_Work to complete_: Character for character, give back every line below.

<<<<

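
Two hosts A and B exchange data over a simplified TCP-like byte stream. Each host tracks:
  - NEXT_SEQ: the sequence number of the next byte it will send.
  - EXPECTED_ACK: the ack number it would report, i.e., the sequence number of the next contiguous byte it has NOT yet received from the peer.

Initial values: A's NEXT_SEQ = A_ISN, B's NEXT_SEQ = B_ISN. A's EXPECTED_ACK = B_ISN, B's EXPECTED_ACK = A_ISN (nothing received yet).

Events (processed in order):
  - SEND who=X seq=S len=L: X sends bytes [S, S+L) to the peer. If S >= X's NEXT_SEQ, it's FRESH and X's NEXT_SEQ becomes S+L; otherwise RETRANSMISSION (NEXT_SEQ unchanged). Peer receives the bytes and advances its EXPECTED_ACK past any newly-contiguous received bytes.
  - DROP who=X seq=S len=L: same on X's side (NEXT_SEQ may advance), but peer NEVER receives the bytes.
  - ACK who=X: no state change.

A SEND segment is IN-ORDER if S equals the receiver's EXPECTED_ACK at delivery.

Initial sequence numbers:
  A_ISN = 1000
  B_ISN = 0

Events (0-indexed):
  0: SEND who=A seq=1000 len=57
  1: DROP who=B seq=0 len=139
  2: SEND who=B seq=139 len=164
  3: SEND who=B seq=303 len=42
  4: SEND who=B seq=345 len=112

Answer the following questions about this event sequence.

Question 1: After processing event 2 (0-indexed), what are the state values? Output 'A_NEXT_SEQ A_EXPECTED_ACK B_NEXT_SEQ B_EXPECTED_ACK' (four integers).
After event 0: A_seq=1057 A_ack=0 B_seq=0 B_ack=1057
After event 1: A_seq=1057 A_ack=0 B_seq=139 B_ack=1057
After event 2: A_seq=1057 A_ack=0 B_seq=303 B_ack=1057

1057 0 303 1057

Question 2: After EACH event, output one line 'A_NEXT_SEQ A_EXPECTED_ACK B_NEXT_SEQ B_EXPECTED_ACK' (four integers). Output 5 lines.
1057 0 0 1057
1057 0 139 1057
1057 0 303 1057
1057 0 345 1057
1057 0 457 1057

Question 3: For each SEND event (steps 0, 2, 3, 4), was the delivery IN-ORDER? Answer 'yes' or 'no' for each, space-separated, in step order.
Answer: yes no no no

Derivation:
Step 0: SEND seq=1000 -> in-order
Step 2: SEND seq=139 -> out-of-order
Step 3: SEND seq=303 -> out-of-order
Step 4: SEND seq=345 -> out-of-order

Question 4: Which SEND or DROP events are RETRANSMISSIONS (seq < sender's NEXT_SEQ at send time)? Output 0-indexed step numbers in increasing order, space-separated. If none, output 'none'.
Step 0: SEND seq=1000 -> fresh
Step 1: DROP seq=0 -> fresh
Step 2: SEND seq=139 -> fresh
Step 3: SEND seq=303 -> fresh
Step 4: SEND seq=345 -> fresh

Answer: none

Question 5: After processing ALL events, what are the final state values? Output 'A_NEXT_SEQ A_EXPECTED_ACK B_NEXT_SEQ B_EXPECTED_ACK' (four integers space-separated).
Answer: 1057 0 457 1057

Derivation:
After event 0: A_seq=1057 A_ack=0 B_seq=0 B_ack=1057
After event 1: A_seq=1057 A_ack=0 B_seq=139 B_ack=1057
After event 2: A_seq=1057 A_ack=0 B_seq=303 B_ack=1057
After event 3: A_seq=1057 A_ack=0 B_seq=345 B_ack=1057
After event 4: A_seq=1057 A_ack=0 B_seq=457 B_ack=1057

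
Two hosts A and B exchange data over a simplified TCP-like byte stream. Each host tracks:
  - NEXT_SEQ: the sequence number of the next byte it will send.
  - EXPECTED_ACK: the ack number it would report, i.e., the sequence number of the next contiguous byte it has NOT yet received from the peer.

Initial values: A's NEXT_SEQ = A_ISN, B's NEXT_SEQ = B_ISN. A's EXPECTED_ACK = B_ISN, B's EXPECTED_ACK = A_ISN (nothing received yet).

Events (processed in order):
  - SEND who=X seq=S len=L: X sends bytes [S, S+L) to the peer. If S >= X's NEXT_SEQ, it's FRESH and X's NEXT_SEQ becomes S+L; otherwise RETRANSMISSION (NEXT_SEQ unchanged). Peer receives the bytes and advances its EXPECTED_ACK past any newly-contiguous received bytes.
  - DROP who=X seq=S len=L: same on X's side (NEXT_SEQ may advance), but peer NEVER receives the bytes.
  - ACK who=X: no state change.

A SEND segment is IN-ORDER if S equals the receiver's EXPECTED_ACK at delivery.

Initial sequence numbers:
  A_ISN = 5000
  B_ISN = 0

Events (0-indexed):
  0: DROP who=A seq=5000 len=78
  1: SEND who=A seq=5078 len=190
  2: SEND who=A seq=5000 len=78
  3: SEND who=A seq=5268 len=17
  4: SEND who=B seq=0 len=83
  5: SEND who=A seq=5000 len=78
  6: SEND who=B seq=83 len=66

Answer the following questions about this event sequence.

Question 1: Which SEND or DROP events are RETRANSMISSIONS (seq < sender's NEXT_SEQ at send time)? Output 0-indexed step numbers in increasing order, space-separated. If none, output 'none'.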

>>>>

_Solution for this task_:
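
Two hosts A and B exchange data over a simplified TCP-like byte stream. Each host tracks:
  - NEXT_SEQ: the sequence number of the next byte it will send.
  - EXPECTED_ACK: the ack number it would report, i.e., the sequence number of the next contiguous byte it has NOT yet received from the peer.

Initial values: A's NEXT_SEQ = A_ISN, B's NEXT_SEQ = B_ISN. A's EXPECTED_ACK = B_ISN, B's EXPECTED_ACK = A_ISN (nothing received yet).

Events (processed in order):
  - SEND who=X seq=S len=L: X sends bytes [S, S+L) to the peer. If S >= X's NEXT_SEQ, it's FRESH and X's NEXT_SEQ becomes S+L; otherwise RETRANSMISSION (NEXT_SEQ unchanged). Peer receives the bytes and advances its EXPECTED_ACK past any newly-contiguous received bytes.
  - DROP who=X seq=S len=L: same on X's side (NEXT_SEQ may advance), but peer NEVER receives the bytes.
  - ACK who=X: no state change.

A SEND segment is IN-ORDER if S equals the receiver's EXPECTED_ACK at delivery.

Initial sequence numbers:
  A_ISN = 1000
  B_ISN = 0

Events (0-indexed):
  0: SEND who=A seq=1000 len=57
  1: DROP who=B seq=0 len=139
  2: SEND who=B seq=139 len=164
  3: SEND who=B seq=303 len=42
  4: SEND who=B seq=345 len=112

Answer the following questions about this event sequence.

Question 1: After processing event 2 (0-indexed), what are the state values? Output 'A_NEXT_SEQ A_EXPECTED_ACK B_NEXT_SEQ B_EXPECTED_ACK' (four integers).
After event 0: A_seq=1057 A_ack=0 B_seq=0 B_ack=1057
After event 1: A_seq=1057 A_ack=0 B_seq=139 B_ack=1057
After event 2: A_seq=1057 A_ack=0 B_seq=303 B_ack=1057

1057 0 303 1057

Question 2: After EACH event, output one line 'A_NEXT_SEQ A_EXPECTED_ACK B_NEXT_SEQ B_EXPECTED_ACK' (four integers). Output 5 lines.
1057 0 0 1057
1057 0 139 1057
1057 0 303 1057
1057 0 345 1057
1057 0 457 1057

Question 3: For each SEND event (steps 0, 2, 3, 4), was the delivery IN-ORDER? Answer 'yes' or 'no' for each, space-separated, in step order.
Answer: yes no no no

Derivation:
Step 0: SEND seq=1000 -> in-order
Step 2: SEND seq=139 -> out-of-order
Step 3: SEND seq=303 -> out-of-order
Step 4: SEND seq=345 -> out-of-order

Question 4: Which SEND or DROP events are RETRANSMISSIONS (seq < sender's NEXT_SEQ at send time)? Output 0-indexed step numbers in increasing order, space-separated. If none, output 'none'.
Step 0: SEND seq=1000 -> fresh
Step 1: DROP seq=0 -> fresh
Step 2: SEND seq=139 -> fresh
Step 3: SEND seq=303 -> fresh
Step 4: SEND seq=345 -> fresh

Answer: none

Question 5: After processing ALL events, what are the final state values? Output 'A_NEXT_SEQ A_EXPECTED_ACK B_NEXT_SEQ B_EXPECTED_ACK' (four integers space-separated).
Answer: 1057 0 457 1057

Derivation:
After event 0: A_seq=1057 A_ack=0 B_seq=0 B_ack=1057
After event 1: A_seq=1057 A_ack=0 B_seq=139 B_ack=1057
After event 2: A_seq=1057 A_ack=0 B_seq=303 B_ack=1057
After event 3: A_seq=1057 A_ack=0 B_seq=345 B_ack=1057
After event 4: A_seq=1057 A_ack=0 B_seq=457 B_ack=1057

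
Two hosts A and B exchange data over a simplified TCP-like byte stream. Each host tracks:
  - NEXT_SEQ: the sequence number of the next byte it will send.
  - EXPECTED_ACK: the ack number it would report, i.e., the sequence number of the next contiguous byte it has NOT yet received from the peer.

Initial values: A's NEXT_SEQ = A_ISN, B's NEXT_SEQ = B_ISN. A's EXPECTED_ACK = B_ISN, B's EXPECTED_ACK = A_ISN (nothing received yet).

Events (processed in order):
  - SEND who=X seq=S len=L: X sends bytes [S, S+L) to the peer. If S >= X's NEXT_SEQ, it's FRESH and X's NEXT_SEQ becomes S+L; otherwise RETRANSMISSION (NEXT_SEQ unchanged). Peer receives the bytes and advances its EXPECTED_ACK past any newly-contiguous received bytes.
  - DROP who=X seq=S len=L: same on X's side (NEXT_SEQ may advance), but peer NEVER receives the bytes.
  - ACK who=X: no state change.

A SEND segment is IN-ORDER if S equals the receiver's EXPECTED_ACK at delivery.

Initial sequence numbers:
  A_ISN = 5000
  B_ISN = 0

Events (0-indexed):
  0: DROP who=A seq=5000 len=78
  1: SEND who=A seq=5078 len=190
  2: SEND who=A seq=5000 len=78
  3: SEND who=A seq=5268 len=17
  4: SEND who=B seq=0 len=83
  5: SEND who=A seq=5000 len=78
  6: SEND who=B seq=83 len=66

Answer the following questions about this event sequence.

Question 1: Which SEND or DROP events are RETRANSMISSIONS (seq < sender's NEXT_SEQ at send time)? Output 0-indexed step numbers in increasing order, space-separated. If none, output 'none'.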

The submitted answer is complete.